**Exercise brief**
Taking the line that contains "0-3 1-2 1-3." as the first and the final line of the records as the last, write out every line between them exactly, ends included, and nothing else.

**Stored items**
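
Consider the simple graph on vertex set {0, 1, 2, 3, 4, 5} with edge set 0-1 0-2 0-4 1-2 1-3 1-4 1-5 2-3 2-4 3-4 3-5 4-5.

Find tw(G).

A width-3 tree decomposition is:
Bags: B1 = {1, 3, 4, 5}  B2 = {1, 2, 3, 4}  B3 = {0, 1, 2, 4}
Tree: B1–B2, B2–B3
Every bag has size at most 4, so the width is 4 − 1 = 3 and tw(G) ≤ 3. On the other hand G contains the 4-clique {0, 1, 2, 4}. A clique must lie in a single bag of any decomposition, so no decomposition can have width below 3. The upper and lower bounds meet at 3, so that is the treewidth.

3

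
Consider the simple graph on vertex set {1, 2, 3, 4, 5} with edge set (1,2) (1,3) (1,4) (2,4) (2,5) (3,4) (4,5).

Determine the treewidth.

2

A width-2 tree decomposition is:
Bags: B1 = {2, 4, 5}  B2 = {1, 2, 4}  B3 = {1, 3, 4}
Tree: B1–B2, B2–B3
Every bag has size at most 3, so the width is 3 − 1 = 2 and tw(G) ≤ 2. Conversely, {1, 2, 4} is a clique of size 3, and the vertices of any clique must share a bag in every tree decomposition; so some bag has ≥ 3 vertices and tw(G) ≥ 2. Therefore the treewidth is 2.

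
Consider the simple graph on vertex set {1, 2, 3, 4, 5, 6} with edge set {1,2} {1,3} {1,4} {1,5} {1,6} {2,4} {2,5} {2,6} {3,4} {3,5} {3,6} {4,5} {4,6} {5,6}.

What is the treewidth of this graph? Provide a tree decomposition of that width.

Treewidth 4.
One optimal decomposition is:
Bags: B1 = {1, 2, 4, 5, 6}  B2 = {1, 3, 4, 5, 6}
Tree: B1–B2

The largest bag has 5 vertices, giving width 4; this decomposition certifies tw(G) ≤ 4. Conversely, {1, 2, 4, 5, 6} is a clique of size 5, and the vertices of any clique must share a bag in every tree decomposition; so some bag has ≥ 5 vertices and tw(G) ≥ 4. Hence tw(G) = 4 exactly.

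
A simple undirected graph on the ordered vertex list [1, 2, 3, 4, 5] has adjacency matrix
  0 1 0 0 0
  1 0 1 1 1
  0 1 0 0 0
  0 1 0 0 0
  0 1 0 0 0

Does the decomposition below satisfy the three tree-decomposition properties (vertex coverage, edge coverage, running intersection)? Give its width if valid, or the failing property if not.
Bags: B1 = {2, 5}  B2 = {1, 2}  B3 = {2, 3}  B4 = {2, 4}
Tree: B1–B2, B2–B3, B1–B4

Every vertex of G appears in some bag (union = {1, 2, 3, 4, 5}); every edge is covered by a bag; and for each vertex v the set of bags containing v is connected in the bag tree. The decomposition is therefore valid. The largest bag has 2 vertices, so the width is 1.

Yes; width 1.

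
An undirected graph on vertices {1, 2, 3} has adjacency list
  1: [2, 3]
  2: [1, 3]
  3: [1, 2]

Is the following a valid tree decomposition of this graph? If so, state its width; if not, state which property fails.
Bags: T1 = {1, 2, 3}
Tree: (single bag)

Yes; width 2.

Vertex coverage: the bags together contain {1, 2, 3}, the full vertex set. Edge coverage: each edge of G has both endpoints in at least one bag. Running intersection: for every vertex, the bags containing it form a connected subtree. All three properties hold, so this is a valid tree decomposition of width max|bag| − 1 = 2, and hence tw(G) ≤ 2.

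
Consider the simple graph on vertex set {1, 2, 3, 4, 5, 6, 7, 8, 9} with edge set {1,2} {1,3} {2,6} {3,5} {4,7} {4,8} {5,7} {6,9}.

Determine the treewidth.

A width-1 tree decomposition is:
Bags: B1 = {6, 9}  B2 = {2, 6}  B3 = {1, 2}  B4 = {1, 3}  B5 = {3, 5}  B6 = {5, 7}  B7 = {4, 7}  B8 = {4, 8}
Tree: B1–B2, B2–B3, B3–B4, B4–B5, B5–B6, B6–B7, B7–B8
Every bag has size at most 2, so the width is 2 − 1 = 1 and tw(G) ≤ 1. Any graph with an edge has treewidth ≥ 1, and G has the edge 9–6. Hence tw(G) = 1 exactly.

1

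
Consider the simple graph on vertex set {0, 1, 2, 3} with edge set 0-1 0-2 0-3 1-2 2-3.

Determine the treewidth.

A width-2 tree decomposition is:
Bags: B1 = {0, 1, 2}  B2 = {0, 2, 3}
Tree: B1–B2
Every bag has size at most 3, so the width is 3 − 1 = 2 and tw(G) ≤ 2. For the lower bound, the 3 vertices {0, 1, 2} are pairwise adjacent, and any tree decomposition puts a clique entirely inside one bag — forcing width ≥ 2. Therefore the treewidth is 2.

2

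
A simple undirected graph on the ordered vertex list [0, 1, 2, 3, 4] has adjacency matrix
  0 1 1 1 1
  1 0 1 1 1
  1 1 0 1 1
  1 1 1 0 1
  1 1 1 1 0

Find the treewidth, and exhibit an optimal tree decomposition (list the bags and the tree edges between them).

Treewidth 4.
Bags: B1 = {0, 1, 2, 3, 4}
Tree: (single bag)

With just one bag of size 5, the width is 5 − 1 = 4, so tw(G) ≤ 4. For the lower bound, the 5 vertices {0, 1, 2, 3, 4} are pairwise adjacent, and any tree decomposition puts a clique entirely inside one bag — forcing width ≥ 4. Therefore the treewidth is 4.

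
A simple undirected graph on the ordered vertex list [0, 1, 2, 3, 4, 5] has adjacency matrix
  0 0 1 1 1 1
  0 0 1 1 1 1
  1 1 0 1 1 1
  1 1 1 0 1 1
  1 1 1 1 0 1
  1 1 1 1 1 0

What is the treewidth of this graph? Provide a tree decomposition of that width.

Treewidth 4.
One such decomposition:
Bags: B1 = {0, 2, 3, 4, 5}  B2 = {1, 2, 3, 4, 5}
Tree: B1–B2

Each bag holds 5 vertices, so the decomposition has width 4, which upper-bounds the treewidth. Conversely, {0, 2, 3, 4, 5} is a clique of size 5, and the vertices of any clique must share a bag in every tree decomposition; so some bag has ≥ 5 vertices and tw(G) ≥ 4. The upper and lower bounds meet at 4, so that is the treewidth.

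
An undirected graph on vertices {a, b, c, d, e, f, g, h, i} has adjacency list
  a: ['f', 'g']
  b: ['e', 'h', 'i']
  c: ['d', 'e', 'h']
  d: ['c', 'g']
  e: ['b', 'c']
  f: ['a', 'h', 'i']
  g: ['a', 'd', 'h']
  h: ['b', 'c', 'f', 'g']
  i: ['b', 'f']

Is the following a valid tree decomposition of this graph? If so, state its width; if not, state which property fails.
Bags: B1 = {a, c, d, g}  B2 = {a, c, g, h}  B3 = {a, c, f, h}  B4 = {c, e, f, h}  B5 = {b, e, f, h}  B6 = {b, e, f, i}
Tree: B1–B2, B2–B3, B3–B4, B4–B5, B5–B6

Yes; width 3.

Vertex coverage: the bags together contain {a, b, c, d, e, f, g, h, i}, the full vertex set. Edge coverage: each edge of G has both endpoints in at least one bag. Running intersection: for every vertex, the bags containing it form a connected subtree. All three properties hold, so this is a valid tree decomposition of width max|bag| − 1 = 3, and hence tw(G) ≤ 3.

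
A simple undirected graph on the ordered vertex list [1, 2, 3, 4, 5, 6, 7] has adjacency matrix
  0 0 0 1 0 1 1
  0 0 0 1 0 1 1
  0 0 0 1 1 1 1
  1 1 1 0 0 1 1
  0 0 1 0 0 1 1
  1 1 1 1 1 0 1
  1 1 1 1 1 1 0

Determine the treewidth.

3

A width-3 tree decomposition is:
Bags: B1 = {2, 4, 6, 7}  B2 = {3, 4, 6, 7}  B3 = {3, 5, 6, 7}  B4 = {1, 4, 6, 7}
Tree: B1–B2, B2–B3, B2–B4
Each bag holds 4 vertices, so the decomposition has width 3, which upper-bounds the treewidth. For the lower bound, the 4 vertices {1, 4, 6, 7} are pairwise adjacent, and any tree decomposition puts a clique entirely inside one bag — forcing width ≥ 3. Hence tw(G) = 3 exactly.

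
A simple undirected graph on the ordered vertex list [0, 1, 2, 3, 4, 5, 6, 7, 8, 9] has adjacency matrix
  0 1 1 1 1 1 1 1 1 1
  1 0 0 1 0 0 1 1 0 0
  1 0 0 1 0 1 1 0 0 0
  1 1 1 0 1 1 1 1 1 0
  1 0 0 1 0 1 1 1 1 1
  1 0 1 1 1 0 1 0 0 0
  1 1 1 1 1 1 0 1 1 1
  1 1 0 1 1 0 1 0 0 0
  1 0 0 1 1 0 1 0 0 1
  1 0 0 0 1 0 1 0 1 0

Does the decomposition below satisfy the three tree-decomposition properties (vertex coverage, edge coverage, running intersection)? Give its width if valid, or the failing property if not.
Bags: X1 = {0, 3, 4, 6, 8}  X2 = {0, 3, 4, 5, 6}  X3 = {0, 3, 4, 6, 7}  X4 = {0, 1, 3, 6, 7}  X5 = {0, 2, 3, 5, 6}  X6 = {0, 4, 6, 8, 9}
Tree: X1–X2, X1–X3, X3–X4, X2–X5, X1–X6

Yes; width 4.

Checking the three conditions: (i) the bags cover all of {0, 1, 2, 3, 4, 5, 6, 7, 8, 9}; (ii) for each edge, some bag contains both endpoints; (iii) the bags containing any fixed vertex form a subtree. All hold, so the decomposition is valid with width 5 − 1 = 4.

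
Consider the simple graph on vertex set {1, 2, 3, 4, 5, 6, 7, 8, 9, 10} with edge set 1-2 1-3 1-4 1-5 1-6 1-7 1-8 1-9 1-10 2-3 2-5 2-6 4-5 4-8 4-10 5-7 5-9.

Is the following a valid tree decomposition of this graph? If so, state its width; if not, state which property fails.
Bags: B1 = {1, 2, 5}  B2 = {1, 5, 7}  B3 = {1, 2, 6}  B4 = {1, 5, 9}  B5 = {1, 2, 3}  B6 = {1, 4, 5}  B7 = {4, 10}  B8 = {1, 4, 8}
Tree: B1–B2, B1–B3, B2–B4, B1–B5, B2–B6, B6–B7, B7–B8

No — edge (1,10) lies in no bag.

A tree decomposition must satisfy three properties: every vertex lies in some bag; for every edge, both endpoints lie together in some bag; and for every vertex, the bags containing it form a connected subtree. Here edge (1,10) lies in no bag, so the decomposition is invalid.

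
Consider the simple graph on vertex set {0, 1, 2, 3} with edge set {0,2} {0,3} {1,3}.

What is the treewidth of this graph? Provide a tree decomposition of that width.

Treewidth 1.
One optimal decomposition is:
Bags: B1 = {0, 2}  B2 = {0, 3}  B3 = {1, 3}
Tree: B1–B2, B2–B3

The largest bag has 2 vertices, giving width 1; this decomposition certifies tw(G) ≤ 1. Since G has at least one edge (e.g. 2–0), it is not an edgeless graph, so tw(G) ≥ 1. Hence tw(G) = 1 exactly.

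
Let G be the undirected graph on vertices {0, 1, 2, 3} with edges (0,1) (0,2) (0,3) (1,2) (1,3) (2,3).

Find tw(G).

A width-3 tree decomposition is:
Bags: B1 = {0, 1, 2, 3}
Tree: (single bag)
A single bag containing all 4 vertices is trivially a valid decomposition of width 3. Conversely, {0, 1, 2, 3} is a clique of size 4, and the vertices of any clique must share a bag in every tree decomposition; so some bag has ≥ 4 vertices and tw(G) ≥ 3. Therefore the treewidth is 3.

3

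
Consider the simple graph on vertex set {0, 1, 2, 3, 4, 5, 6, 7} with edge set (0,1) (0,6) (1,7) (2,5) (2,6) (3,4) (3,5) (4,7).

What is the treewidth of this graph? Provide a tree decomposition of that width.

Treewidth 2.
Bags: B1 = {0, 1, 7}  B2 = {0, 4, 7}  B3 = {0, 3, 4}  B4 = {0, 3, 5}  B5 = {0, 2, 5}  B6 = {0, 2, 6}
Tree: B1–B2, B2–B3, B3–B4, B4–B5, B5–B6

Every bag has size at most 3, so the width is 3 − 1 = 2 and tw(G) ≤ 2. Since 0–1–7–4–3–5–2–6–0 is a cycle in G, G is not acyclic. Forests are exactly the graphs of treewidth ≤ 1, so tw(G) ≥ 2. Therefore the treewidth is 2.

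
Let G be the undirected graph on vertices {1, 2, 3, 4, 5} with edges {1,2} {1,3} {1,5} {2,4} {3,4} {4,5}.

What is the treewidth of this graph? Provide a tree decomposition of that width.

The largest bag has 3 vertices, giving width 2; this decomposition certifies tw(G) ≤ 2. Since 3–1–2–4–3 is a cycle in G, G is not acyclic. Forests are exactly the graphs of treewidth ≤ 1, so tw(G) ≥ 2. The upper and lower bounds meet at 2, so that is the treewidth.

Treewidth 2.
Bags: B1 = {1, 3, 4}  B2 = {1, 2, 4}  B3 = {1, 4, 5}
Tree: B1–B2, B2–B3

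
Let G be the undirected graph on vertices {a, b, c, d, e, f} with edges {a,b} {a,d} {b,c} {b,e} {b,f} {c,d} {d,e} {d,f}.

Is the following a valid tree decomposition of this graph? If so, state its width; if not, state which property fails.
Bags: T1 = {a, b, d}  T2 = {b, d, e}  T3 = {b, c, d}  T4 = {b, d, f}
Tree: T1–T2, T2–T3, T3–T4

Yes; width 2.

Every vertex of G appears in some bag (union = {a, b, c, d, e, f}); every edge is covered by a bag; and for each vertex v the set of bags containing v is connected in the bag tree. The decomposition is therefore valid. The largest bag has 3 vertices, so the width is 2.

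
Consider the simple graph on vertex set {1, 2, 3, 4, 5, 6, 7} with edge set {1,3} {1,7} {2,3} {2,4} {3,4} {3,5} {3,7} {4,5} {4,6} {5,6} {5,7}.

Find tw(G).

A width-2 tree decomposition is:
Bags: B1 = {3, 5, 7}  B2 = {3, 4, 5}  B3 = {4, 5, 6}  B4 = {1, 3, 7}  B5 = {2, 3, 4}
Tree: B1–B2, B2–B3, B1–B4, B2–B5
Each bag holds 3 vertices, so the decomposition has width 2, which upper-bounds the treewidth. On the other hand G contains the 3-clique {1, 3, 7}. A clique must lie in a single bag of any decomposition, so no decomposition can have width below 2. Hence tw(G) = 2 exactly.

2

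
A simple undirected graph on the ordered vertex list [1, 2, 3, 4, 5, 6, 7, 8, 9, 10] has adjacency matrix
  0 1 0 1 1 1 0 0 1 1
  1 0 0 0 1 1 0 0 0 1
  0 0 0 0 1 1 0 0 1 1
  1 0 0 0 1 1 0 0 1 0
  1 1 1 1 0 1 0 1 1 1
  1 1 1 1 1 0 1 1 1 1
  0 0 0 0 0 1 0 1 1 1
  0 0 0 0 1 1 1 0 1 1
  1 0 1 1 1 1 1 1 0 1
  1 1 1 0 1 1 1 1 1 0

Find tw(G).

A width-4 tree decomposition is:
Bags: B1 = {3, 5, 6, 9, 10}  B2 = {1, 5, 6, 9, 10}  B3 = {5, 6, 8, 9, 10}  B4 = {6, 7, 8, 9, 10}  B5 = {1, 2, 5, 6, 10}  B6 = {1, 4, 5, 6, 9}
Tree: B1–B2, B1–B3, B3–B4, B2–B5, B2–B6
Each bag holds 5 vertices, so the decomposition has width 4, which upper-bounds the treewidth. Conversely, {5, 6, 8, 9, 10} is a clique of size 5, and the vertices of any clique must share a bag in every tree decomposition; so some bag has ≥ 5 vertices and tw(G) ≥ 4. The upper and lower bounds meet at 4, so that is the treewidth.

4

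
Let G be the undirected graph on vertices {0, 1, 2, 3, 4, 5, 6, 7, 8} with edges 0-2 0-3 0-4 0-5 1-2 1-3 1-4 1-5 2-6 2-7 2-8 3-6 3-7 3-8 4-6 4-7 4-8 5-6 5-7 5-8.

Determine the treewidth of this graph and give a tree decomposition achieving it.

Every bag has size at most 5, so the width is 5 − 1 = 4 and tw(G) ≤ 4. For the lower bound: the 5 vertex sets {0,3}, {1,5}, {2,8}, {4}, {6} are disjoint, each induces a connected subgraph, and every pair is joined by at least one edge of G. Contracting each set to a single vertex therefore yields K_{5} as a minor, and since treewidth is minor-monotone, tw(G) ≥ tw(K_{5}) = 4. Therefore the treewidth is 4.

Treewidth 4.
One optimal decomposition is:
Bags: B1 = {0, 2, 3, 4, 5}  B2 = {1, 2, 3, 4, 5}  B3 = {2, 3, 4, 5, 8}  B4 = {2, 3, 4, 5, 6}  B5 = {2, 3, 4, 5, 7}
Tree: B1–B2, B2–B3, B3–B4, B4–B5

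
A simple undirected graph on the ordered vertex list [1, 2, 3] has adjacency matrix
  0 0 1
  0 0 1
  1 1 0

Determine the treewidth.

A width-1 tree decomposition is:
Bags: B1 = {1, 3}  B2 = {2, 3}
Tree: B1–B2
Every bag has size at most 2, so the width is 2 − 1 = 1 and tw(G) ≤ 1. Any graph with an edge has treewidth ≥ 1, and G has the edge 1–3. Combining the bounds, tw(G) = 1.

1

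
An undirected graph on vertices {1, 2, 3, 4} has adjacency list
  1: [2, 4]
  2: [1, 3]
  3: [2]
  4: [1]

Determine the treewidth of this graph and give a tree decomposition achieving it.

Treewidth 1.
Bags: B1 = {1, 4}  B2 = {1, 2}  B3 = {2, 3}
Tree: B1–B2, B2–B3

Every bag has size at most 2, so the width is 2 − 1 = 1 and tw(G) ≤ 1. G has an edge, so its treewidth is at least 1. Therefore the treewidth is 1.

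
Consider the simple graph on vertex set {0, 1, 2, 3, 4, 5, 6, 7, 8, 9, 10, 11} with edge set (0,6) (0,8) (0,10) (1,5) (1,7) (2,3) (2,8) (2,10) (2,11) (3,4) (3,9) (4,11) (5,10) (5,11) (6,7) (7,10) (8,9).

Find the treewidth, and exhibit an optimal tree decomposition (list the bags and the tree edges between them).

Treewidth 3.
One such decomposition:
Bags: B1 = {3, 4, 8, 9}  B2 = {2, 3, 4, 8}  B3 = {2, 4, 8, 11}  B4 = {0, 2, 8, 11}  B5 = {0, 2, 10, 11}  B6 = {0, 5, 10, 11}  B7 = {0, 5, 6, 10}  B8 = {5, 6, 7, 10}  B9 = {1, 5, 6, 7}
Tree: B1–B2, B2–B3, B3–B4, B4–B5, B5–B6, B6–B7, B7–B8, B8–B9

Every bag has size at most 4, so the width is 4 − 1 = 3 and tw(G) ≤ 3. For the lower bound: the 4 vertex sets {3,4,9}, {8}, {2}, {0,5,10,11} are disjoint, each induces a connected subgraph, and every pair is joined by at least one edge of G. Contracting each set to a single vertex therefore yields K_{4} as a minor, and since treewidth is minor-monotone, tw(G) ≥ tw(K_{4}) = 3. The upper and lower bounds meet at 3, so that is the treewidth.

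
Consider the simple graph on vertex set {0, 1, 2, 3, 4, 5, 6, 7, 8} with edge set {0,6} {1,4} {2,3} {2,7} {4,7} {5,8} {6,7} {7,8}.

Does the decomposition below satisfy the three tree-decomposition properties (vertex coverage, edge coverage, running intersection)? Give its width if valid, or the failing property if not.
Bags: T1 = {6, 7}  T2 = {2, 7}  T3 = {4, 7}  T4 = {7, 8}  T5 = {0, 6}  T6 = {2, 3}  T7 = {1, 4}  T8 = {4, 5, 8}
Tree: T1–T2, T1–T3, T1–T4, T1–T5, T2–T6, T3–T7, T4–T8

A tree decomposition must satisfy three properties: every vertex lies in some bag; for every edge, both endpoints lie together in some bag; and for every vertex, the bags containing it form a connected subtree. Here bags containing vertex 4 are not connected in the tree, so the decomposition is invalid.

No — bags containing vertex 4 are not connected in the tree.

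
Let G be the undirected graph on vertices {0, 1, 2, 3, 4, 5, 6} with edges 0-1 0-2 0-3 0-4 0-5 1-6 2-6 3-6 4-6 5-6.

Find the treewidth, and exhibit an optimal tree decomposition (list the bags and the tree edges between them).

Every bag has size at most 3, so the width is 3 − 1 = 2 and tw(G) ≤ 2. Since 6–3–0–1–6 is a cycle in G, G is not acyclic. Forests are exactly the graphs of treewidth ≤ 1, so tw(G) ≥ 2. Hence tw(G) = 2 exactly.

Treewidth 2.
One optimal decomposition is:
Bags: B1 = {0, 3, 6}  B2 = {0, 1, 6}  B3 = {0, 2, 6}  B4 = {0, 4, 6}  B5 = {0, 5, 6}
Tree: B1–B2, B2–B3, B3–B4, B4–B5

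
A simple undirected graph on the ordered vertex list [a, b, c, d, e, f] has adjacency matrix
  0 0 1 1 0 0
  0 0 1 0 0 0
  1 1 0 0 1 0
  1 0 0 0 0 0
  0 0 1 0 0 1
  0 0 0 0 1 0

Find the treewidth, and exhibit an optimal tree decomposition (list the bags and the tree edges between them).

Treewidth 1.
One optimal decomposition is:
Bags: B1 = {c, e}  B2 = {a, c}  B3 = {e, f}  B4 = {b, c}  B5 = {a, d}
Tree: B1–B2, B1–B3, B1–B4, B2–B5

The largest bag has 2 vertices, giving width 1; this decomposition certifies tw(G) ≤ 1. Any graph with an edge has treewidth ≥ 1, and G has the edge c–e. Combining the bounds, tw(G) = 1.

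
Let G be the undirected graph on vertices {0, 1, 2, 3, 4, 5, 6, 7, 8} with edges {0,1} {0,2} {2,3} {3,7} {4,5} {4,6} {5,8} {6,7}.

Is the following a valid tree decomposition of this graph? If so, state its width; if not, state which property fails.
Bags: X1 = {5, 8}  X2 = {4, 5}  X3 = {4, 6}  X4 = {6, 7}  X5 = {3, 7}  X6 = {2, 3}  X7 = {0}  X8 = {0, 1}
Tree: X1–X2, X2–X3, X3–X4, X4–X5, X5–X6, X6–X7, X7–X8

No — edge (2,0) lies in no bag.

A tree decomposition must satisfy three properties: every vertex lies in some bag; for every edge, both endpoints lie together in some bag; and for every vertex, the bags containing it form a connected subtree. Here edge (2,0) lies in no bag, so the decomposition is invalid.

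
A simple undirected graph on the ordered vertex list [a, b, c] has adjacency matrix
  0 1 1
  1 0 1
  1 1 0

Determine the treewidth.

2

A width-2 tree decomposition is:
Bags: B1 = {a, b, c}
Tree: (single bag)
With just one bag of size 3, the width is 3 − 1 = 2, so tw(G) ≤ 2. For the lower bound, the 3 vertices {a, b, c} are pairwise adjacent, and any tree decomposition puts a clique entirely inside one bag — forcing width ≥ 2. The upper and lower bounds meet at 2, so that is the treewidth.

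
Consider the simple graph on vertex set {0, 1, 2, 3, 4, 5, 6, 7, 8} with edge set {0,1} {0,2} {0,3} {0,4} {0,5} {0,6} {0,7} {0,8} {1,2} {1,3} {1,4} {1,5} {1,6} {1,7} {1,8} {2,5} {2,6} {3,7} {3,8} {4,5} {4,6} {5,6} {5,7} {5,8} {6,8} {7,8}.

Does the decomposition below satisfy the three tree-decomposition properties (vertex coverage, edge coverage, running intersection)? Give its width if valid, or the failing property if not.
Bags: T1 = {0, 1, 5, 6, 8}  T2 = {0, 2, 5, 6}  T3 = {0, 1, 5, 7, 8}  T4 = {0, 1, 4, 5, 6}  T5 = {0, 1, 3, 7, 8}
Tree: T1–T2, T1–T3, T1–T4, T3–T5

No — edge (1,2) lies in no bag.

A tree decomposition must satisfy three properties: every vertex lies in some bag; for every edge, both endpoints lie together in some bag; and for every vertex, the bags containing it form a connected subtree. Here edge (1,2) lies in no bag, so the decomposition is invalid.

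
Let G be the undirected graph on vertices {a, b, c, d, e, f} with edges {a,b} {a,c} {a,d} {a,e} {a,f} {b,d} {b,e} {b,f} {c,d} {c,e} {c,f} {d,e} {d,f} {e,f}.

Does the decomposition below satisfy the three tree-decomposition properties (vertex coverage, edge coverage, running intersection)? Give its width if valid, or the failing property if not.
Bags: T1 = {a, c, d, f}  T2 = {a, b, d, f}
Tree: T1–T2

No — vertex e appears in no bag.

A tree decomposition must satisfy three properties: every vertex lies in some bag; for every edge, both endpoints lie together in some bag; and for every vertex, the bags containing it form a connected subtree. Here vertex e appears in no bag, so the decomposition is invalid.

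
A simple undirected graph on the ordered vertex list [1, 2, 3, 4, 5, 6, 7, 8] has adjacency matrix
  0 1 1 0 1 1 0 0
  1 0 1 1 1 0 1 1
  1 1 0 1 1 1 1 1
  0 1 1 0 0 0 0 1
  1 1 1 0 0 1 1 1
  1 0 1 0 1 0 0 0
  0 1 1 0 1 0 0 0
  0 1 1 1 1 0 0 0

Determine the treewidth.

3

A width-3 tree decomposition is:
Bags: B1 = {2, 3, 5, 8}  B2 = {1, 2, 3, 5}  B3 = {2, 3, 4, 8}  B4 = {1, 3, 5, 6}  B5 = {2, 3, 5, 7}
Tree: B1–B2, B1–B3, B2–B4, B1–B5
The largest bag has 4 vertices, giving width 3; this decomposition certifies tw(G) ≤ 3. For the lower bound, the 4 vertices {2, 3, 4, 8} are pairwise adjacent, and any tree decomposition puts a clique entirely inside one bag — forcing width ≥ 3. Combining the bounds, tw(G) = 3.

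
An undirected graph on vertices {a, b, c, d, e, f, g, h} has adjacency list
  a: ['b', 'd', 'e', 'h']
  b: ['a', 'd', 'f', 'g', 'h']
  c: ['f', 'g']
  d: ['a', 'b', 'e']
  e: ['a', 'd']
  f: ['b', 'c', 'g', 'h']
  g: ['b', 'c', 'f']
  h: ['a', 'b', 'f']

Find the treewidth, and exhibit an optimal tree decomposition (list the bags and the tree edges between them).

Treewidth 2.
One such decomposition:
Bags: B1 = {c, f, g}  B2 = {b, f, g}  B3 = {b, f, h}  B4 = {a, b, h}  B5 = {a, b, d}  B6 = {a, d, e}
Tree: B1–B2, B2–B3, B3–B4, B4–B5, B5–B6

Each bag holds 3 vertices, so the decomposition has width 2, which upper-bounds the treewidth. For the lower bound, the 3 vertices {a, d, e} are pairwise adjacent, and any tree decomposition puts a clique entirely inside one bag — forcing width ≥ 2. Therefore the treewidth is 2.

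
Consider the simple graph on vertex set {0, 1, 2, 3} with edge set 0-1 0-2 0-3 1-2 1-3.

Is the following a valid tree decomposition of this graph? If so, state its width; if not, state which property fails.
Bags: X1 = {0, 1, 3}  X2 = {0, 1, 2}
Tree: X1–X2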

**Solution for this problem**
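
Consider the simple graph on vertex set {0, 1, 2, 3} with edge set 0-1 0-2 0-3 1-2 1-3.

Is the following a valid tree decomposition of this graph? If so, state its width; if not, state which property fails.
Bags: X1 = {0, 1, 3}  X2 = {0, 1, 2}
Tree: X1–X2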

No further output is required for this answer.